Stored data
+-------+
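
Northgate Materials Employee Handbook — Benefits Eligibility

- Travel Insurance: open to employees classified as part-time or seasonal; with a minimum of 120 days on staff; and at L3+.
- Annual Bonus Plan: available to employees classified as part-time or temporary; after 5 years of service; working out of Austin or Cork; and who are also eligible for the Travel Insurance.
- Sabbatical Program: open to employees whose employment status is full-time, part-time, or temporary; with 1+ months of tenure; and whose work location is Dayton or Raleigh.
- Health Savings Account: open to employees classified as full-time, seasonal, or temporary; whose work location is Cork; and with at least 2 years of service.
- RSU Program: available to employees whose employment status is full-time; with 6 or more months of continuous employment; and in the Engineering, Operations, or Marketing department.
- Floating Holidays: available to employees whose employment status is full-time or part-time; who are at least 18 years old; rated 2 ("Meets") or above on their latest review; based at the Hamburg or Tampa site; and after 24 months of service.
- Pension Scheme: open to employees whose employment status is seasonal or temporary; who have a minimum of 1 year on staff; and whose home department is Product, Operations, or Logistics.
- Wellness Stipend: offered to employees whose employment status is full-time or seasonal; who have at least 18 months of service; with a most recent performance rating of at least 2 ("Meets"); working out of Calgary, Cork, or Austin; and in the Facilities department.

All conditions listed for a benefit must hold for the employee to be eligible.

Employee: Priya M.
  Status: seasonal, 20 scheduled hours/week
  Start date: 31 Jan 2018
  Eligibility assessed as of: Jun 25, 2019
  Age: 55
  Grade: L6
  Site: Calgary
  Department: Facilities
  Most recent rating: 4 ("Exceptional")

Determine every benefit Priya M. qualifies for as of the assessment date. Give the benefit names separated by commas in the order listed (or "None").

Service from 31 Jan 2018 to Jun 25, 2019: 510 days.
Travel Insurance — status seasonal ✓; service 510 days ≥ 120 days ✓; grade L6 ≥ L3 ✓ → eligible.
Annual Bonus Plan — status seasonal ✗ (requires part-time or temporary) → not eligible.
Sabbatical Program — status seasonal ✗ (requires full-time, part-time, or temporary) → not eligible.
Health Savings Account — status seasonal ✓; site Calgary ✗ (not Cork) → not eligible.
RSU Program — status seasonal ✗ (requires full-time) → not eligible.
Floating Holidays — status seasonal ✗ (requires full-time or part-time) → not eligible.
Pension Scheme — status seasonal ✓; service 510 days ≥ 1 year (≈365 days) ✓; dept Facilities ✗ → not eligible.
Wellness Stipend — status seasonal ✓; service 510 days < 18 months (≈540 days) ✗ → not eligible.

Travel Insurance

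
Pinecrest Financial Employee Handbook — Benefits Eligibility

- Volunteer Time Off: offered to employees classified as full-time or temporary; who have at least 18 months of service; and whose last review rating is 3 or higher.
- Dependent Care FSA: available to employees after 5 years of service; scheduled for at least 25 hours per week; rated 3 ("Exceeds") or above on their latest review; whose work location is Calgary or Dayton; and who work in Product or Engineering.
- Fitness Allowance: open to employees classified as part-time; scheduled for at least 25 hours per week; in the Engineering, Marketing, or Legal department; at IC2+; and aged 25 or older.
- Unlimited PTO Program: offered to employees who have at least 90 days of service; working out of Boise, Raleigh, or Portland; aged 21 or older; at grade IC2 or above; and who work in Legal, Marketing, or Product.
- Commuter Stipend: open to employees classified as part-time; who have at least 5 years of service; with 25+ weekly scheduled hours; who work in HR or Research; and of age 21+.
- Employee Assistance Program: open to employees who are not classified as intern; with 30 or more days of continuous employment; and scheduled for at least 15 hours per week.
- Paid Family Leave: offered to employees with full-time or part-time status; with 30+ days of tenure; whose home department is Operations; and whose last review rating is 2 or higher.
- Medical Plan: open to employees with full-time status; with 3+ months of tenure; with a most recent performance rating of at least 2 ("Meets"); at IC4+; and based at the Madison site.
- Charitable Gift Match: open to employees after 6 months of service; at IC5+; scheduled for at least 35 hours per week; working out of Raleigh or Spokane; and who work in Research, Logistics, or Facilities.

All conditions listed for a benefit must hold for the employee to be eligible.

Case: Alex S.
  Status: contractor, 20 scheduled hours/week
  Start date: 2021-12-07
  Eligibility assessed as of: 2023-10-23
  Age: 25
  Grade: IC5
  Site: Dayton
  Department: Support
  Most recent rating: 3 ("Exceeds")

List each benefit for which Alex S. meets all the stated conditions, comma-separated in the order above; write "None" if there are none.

Employee Assistance Program

Service from 2021-12-07 to 2023-10-23: 685 days.
Volunteer Time Off — status contractor ✗ (requires full-time or temporary) → not eligible.
Dependent Care FSA — service 685 days < 5 years (≈1825 days) ✗ → not eligible.
Fitness Allowance — status contractor ✗ (requires part-time) → not eligible.
Unlimited PTO Program — service 685 days ≥ 90 days ✓; site Dayton ✗ (not Boise, Raleigh, or Portland) → not eligible.
Commuter Stipend — status contractor ✗ (requires part-time) → not eligible.
Employee Assistance Program — status contractor ✓ (not excluded); service 685 days ≥ 30 days ✓; 20 hrs/wk ≥ 15 ✓ → eligible.
Paid Family Leave — status contractor ✗ (requires full-time or part-time) → not eligible.
Medical Plan — status contractor ✗ (requires full-time) → not eligible.
Charitable Gift Match — service 685 days ≥ 6 months (≈180 days) ✓; grade IC5 ≥ IC5 ✓; 20 hrs/wk < 35 ✗ → not eligible.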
+-------+
* What this task involves
Copy all the entries exactly.

* Finished task
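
Northgate Materials Employee Handbook — Benefits Eligibility

- Travel Insurance: open to employees classified as part-time or seasonal; with a minimum of 120 days on staff; and at L3+.
- Annual Bonus Plan: available to employees classified as part-time or temporary; after 5 years of service; working out of Austin or Cork; and who are also eligible for the Travel Insurance.
- Sabbatical Program: open to employees whose employment status is full-time, part-time, or temporary; with 1+ months of tenure; and whose work location is Dayton or Raleigh.
- Health Savings Account: open to employees classified as full-time, seasonal, or temporary; whose work location is Cork; and with at least 2 years of service.
- RSU Program: available to employees whose employment status is full-time; with 6 or more months of continuous employment; and in the Engineering, Operations, or Marketing department.
- Floating Holidays: available to employees whose employment status is full-time or part-time; who are at least 18 years old; rated 2 ("Meets") or above on their latest review; based at the Hamburg or Tampa site; and after 24 months of service.
- Pension Scheme: open to employees whose employment status is seasonal or temporary; who have a minimum of 1 year on staff; and whose home department is Product, Operations, or Logistics.
- Wellness Stipend: offered to employees whose employment status is full-time or seasonal; who have at least 18 months of service; with a most recent performance rating of at least 2 ("Meets"); working out of Calgary, Cork, or Austin; and in the Facilities department.

All conditions listed for a benefit must hold for the employee to be eligible.

Employee: Priya M.
  Status: seasonal, 20 scheduled hours/week
  Start date: 31 Jan 2018
  Eligibility assessed as of: Jun 25, 2019
  Age: 55
  Grade: L6
  Site: Calgary
  Department: Facilities
  Most recent rating: 4 ("Exceptional")

Determine every benefit Priya M. qualifies for as of the assessment date. Give the benefit names separated by commas in the order listed (or "None").

Service from 31 Jan 2018 to Jun 25, 2019: 510 days.
Travel Insurance — status seasonal ✓; service 510 days ≥ 120 days ✓; grade L6 ≥ L3 ✓ → eligible.
Annual Bonus Plan — status seasonal ✗ (requires part-time or temporary) → not eligible.
Sabbatical Program — status seasonal ✗ (requires full-time, part-time, or temporary) → not eligible.
Health Savings Account — status seasonal ✓; site Calgary ✗ (not Cork) → not eligible.
RSU Program — status seasonal ✗ (requires full-time) → not eligible.
Floating Holidays — status seasonal ✗ (requires full-time or part-time) → not eligible.
Pension Scheme — status seasonal ✓; service 510 days ≥ 1 year (≈365 days) ✓; dept Facilities ✗ → not eligible.
Wellness Stipend — status seasonal ✓; service 510 days < 18 months (≈540 days) ✗ → not eligible.

Travel Insurance

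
Pinecrest Financial Employee Handbook — Benefits Eligibility

- Volunteer Time Off: offered to employees classified as full-time or temporary; who have at least 18 months of service; and whose last review rating is 3 or higher.
- Dependent Care FSA: available to employees after 5 years of service; scheduled for at least 25 hours per week; rated 3 ("Exceeds") or above on their latest review; whose work location is Calgary or Dayton; and who work in Product or Engineering.
- Fitness Allowance: open to employees classified as part-time; scheduled for at least 25 hours per week; in the Engineering, Marketing, or Legal department; at IC2+; and aged 25 or older.
- Unlimited PTO Program: offered to employees who have at least 90 days of service; working out of Boise, Raleigh, or Portland; aged 21 or older; at grade IC2 or above; and who work in Legal, Marketing, or Product.
- Commuter Stipend: open to employees classified as part-time; who have at least 5 years of service; with 25+ weekly scheduled hours; who work in HR or Research; and of age 21+.
- Employee Assistance Program: open to employees who are not classified as intern; with 30 or more days of continuous employment; and scheduled for at least 15 hours per week.
- Paid Family Leave: offered to employees with full-time or part-time status; with 30+ days of tenure; whose home department is Operations; and whose last review rating is 2 or higher.
- Medical Plan: open to employees with full-time status; with 3+ months of tenure; with a most recent performance rating of at least 2 ("Meets"); at IC4+; and based at the Madison site.
- Charitable Gift Match: open to employees after 6 months of service; at IC5+; scheduled for at least 35 hours per week; working out of Raleigh or Spokane; and who work in Research, Logistics, or Facilities.

All conditions listed for a benefit must hold for the employee to be eligible.

Case: Alex S.
  Status: contractor, 20 scheduled hours/week
  Start date: 2021-12-07
  Eligibility assessed as of: 2023-10-23
  Age: 25
  Grade: IC5
  Site: Dayton
  Department: Support
  Most recent rating: 3 ("Exceeds")

List each benefit for which Alex S. meets all the stated conditions, comma-separated in the order above; write "None" if there are none.

Employee Assistance Program

Service from 2021-12-07 to 2023-10-23: 685 days.
Volunteer Time Off — status contractor ✗ (requires full-time or temporary) → not eligible.
Dependent Care FSA — service 685 days < 5 years (≈1825 days) ✗ → not eligible.
Fitness Allowance — status contractor ✗ (requires part-time) → not eligible.
Unlimited PTO Program — service 685 days ≥ 90 days ✓; site Dayton ✗ (not Boise, Raleigh, or Portland) → not eligible.
Commuter Stipend — status contractor ✗ (requires part-time) → not eligible.
Employee Assistance Program — status contractor ✓ (not excluded); service 685 days ≥ 30 days ✓; 20 hrs/wk ≥ 15 ✓ → eligible.
Paid Family Leave — status contractor ✗ (requires full-time or part-time) → not eligible.
Medical Plan — status contractor ✗ (requires full-time) → not eligible.
Charitable Gift Match — service 685 days ≥ 6 months (≈180 days) ✓; grade IC5 ≥ IC5 ✓; 20 hrs/wk < 35 ✗ → not eligible.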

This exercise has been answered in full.